§ Task to carry out
Copy out each line of the data that holds the word "Build".

*** Opening Exercise inputs ***

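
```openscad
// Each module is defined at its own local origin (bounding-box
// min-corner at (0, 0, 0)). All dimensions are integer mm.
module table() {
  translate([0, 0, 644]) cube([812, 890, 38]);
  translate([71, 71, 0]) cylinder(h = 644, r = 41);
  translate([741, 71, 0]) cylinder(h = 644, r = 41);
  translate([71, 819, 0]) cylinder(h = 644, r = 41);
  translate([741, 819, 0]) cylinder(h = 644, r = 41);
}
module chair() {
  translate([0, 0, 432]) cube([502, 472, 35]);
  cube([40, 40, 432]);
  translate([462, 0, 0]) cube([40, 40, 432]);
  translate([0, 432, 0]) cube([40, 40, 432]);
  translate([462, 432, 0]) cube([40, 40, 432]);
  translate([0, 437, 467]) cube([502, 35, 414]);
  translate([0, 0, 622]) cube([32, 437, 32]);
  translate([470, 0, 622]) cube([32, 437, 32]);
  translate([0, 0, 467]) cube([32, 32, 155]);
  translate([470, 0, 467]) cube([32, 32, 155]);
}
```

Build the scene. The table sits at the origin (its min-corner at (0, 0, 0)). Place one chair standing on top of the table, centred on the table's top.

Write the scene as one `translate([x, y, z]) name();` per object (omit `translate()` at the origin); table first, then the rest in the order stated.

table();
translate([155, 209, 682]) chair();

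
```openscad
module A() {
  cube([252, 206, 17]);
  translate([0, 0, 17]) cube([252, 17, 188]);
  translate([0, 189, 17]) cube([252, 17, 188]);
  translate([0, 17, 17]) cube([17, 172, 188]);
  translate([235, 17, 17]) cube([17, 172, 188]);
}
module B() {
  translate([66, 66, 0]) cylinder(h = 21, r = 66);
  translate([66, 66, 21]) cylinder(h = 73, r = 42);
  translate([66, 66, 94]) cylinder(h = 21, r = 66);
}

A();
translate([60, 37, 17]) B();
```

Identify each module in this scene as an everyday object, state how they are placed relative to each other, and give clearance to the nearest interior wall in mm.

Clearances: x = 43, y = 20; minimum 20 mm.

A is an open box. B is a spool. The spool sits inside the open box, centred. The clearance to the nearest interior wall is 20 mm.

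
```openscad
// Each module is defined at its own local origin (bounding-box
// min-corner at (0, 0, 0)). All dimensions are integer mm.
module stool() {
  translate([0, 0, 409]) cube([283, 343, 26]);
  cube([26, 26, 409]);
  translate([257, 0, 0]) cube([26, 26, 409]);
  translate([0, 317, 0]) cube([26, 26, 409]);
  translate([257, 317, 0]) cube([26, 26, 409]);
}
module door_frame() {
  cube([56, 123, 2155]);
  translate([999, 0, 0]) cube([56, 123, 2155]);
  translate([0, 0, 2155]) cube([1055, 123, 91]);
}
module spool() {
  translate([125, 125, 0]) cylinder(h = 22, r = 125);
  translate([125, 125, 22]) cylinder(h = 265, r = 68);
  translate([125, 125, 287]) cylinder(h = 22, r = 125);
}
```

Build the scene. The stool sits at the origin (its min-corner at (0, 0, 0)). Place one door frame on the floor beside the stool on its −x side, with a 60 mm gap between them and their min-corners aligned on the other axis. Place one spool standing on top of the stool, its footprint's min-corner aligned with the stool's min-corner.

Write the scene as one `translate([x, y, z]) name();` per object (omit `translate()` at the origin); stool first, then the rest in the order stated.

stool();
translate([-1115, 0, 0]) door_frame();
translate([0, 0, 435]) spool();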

*** Closing Exercise inputs ***

§ Solution to this exercise
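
Build the scene. The table sits at the origin (its min-corner at (0, 0, 0)). Place one chair standing on top of the table, centred on the table's top.
Build the scene. The stool sits at the origin (its min-corner at (0, 0, 0)). Place one door frame on the floor beside the stool on its −x side, with a 60 mm gap between them and their min-corners aligned on the other axis. Place one spool standing on top of the stool, its footprint's min-corner aligned with the stool's min-corner.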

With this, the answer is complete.